▶ Exercise aim:
Every record below needs to be printed again exactly.

Stored data:

════════

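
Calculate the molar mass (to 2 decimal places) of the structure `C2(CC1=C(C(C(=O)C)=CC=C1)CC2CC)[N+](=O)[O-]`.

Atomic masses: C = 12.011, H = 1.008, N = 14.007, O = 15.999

Molecular formula: C14H17NO3.
M = 14×12.011 + 17×1.008 + 1×14.007 + 3×15.999 = 247.29 g/mol.

247.29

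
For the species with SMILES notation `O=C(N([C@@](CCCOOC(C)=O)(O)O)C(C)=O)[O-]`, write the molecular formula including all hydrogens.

Heavy atoms from the SMILES: 9 C, 1 N, 8 O.
Implicit hydrogens by atom environment:
  5 × O: no H
  4 × C: no H
  3 × C: 2 H each → 6
  2 × C: 3 H each → 6
  2 × O: 1 H each → 2
  1 × N: no H
  1 × O (charge -1): no H
  Total hydrogens = 14.
Net charge -1.
Molecular formula: C9H14NO8-

C9H14NO8-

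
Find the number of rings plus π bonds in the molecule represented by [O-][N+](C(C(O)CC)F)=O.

Molecular formula from the SMILES: C4H8FNO3.
DoU = (2C + 2 + N − H − X)/2 = (2·4 + 2 + 1 − 8 − 1)/2 = 2/2 = 1.
(Structurally: 0 ring(s) + 1 π bond(s) = 1.)

1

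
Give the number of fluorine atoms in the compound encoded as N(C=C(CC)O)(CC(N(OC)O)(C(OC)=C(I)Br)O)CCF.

1

The symbol for fluorine appears 1 time in the SMILES.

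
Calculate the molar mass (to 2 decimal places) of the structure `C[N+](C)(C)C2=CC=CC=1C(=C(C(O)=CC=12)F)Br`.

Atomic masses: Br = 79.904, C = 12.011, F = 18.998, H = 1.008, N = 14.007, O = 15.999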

════════

▶ Answer section:
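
Calculate the molar mass (to 2 decimal places) of the structure `C2(CC1=C(C(C(=O)C)=CC=C1)CC2CC)[N+](=O)[O-]`.

Atomic masses: C = 12.011, H = 1.008, N = 14.007, O = 15.999

Molecular formula: C14H17NO3.
M = 14×12.011 + 17×1.008 + 1×14.007 + 3×15.999 = 247.29 g/mol.

247.29

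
For the species with SMILES notation `O=C(N([C@@](CCCOOC(C)=O)(O)O)C(C)=O)[O-]`, write the molecular formula including all hydrogens.

Heavy atoms from the SMILES: 9 C, 1 N, 8 O.
Implicit hydrogens by atom environment:
  5 × O: no H
  4 × C: no H
  3 × C: 2 H each → 6
  2 × C: 3 H each → 6
  2 × O: 1 H each → 2
  1 × N: no H
  1 × O (charge -1): no H
  Total hydrogens = 14.
Net charge -1.
Molecular formula: C9H14NO8-

C9H14NO8-

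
Find the number of rings plus π bonds in the molecule represented by [O-][N+](C(C(O)CC)F)=O.

Molecular formula from the SMILES: C4H8FNO3.
DoU = (2C + 2 + N − H − X)/2 = (2·4 + 2 + 1 − 8 − 1)/2 = 2/2 = 1.
(Structurally: 0 ring(s) + 1 π bond(s) = 1.)

1

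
Give the number of fluorine atoms in the compound encoded as N(C=C(CC)O)(CC(N(OC)O)(C(OC)=C(I)Br)O)CCF.

1

The symbol for fluorine appears 1 time in the SMILES.

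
Calculate the molar mass (to 2 decimal places) of the structure `C[N+](C)(C)C2=CC=CC=1C(=C(C(O)=CC=12)F)Br`.

Atomic masses: Br = 79.904, C = 12.011, F = 18.998, H = 1.008, N = 14.007, O = 15.999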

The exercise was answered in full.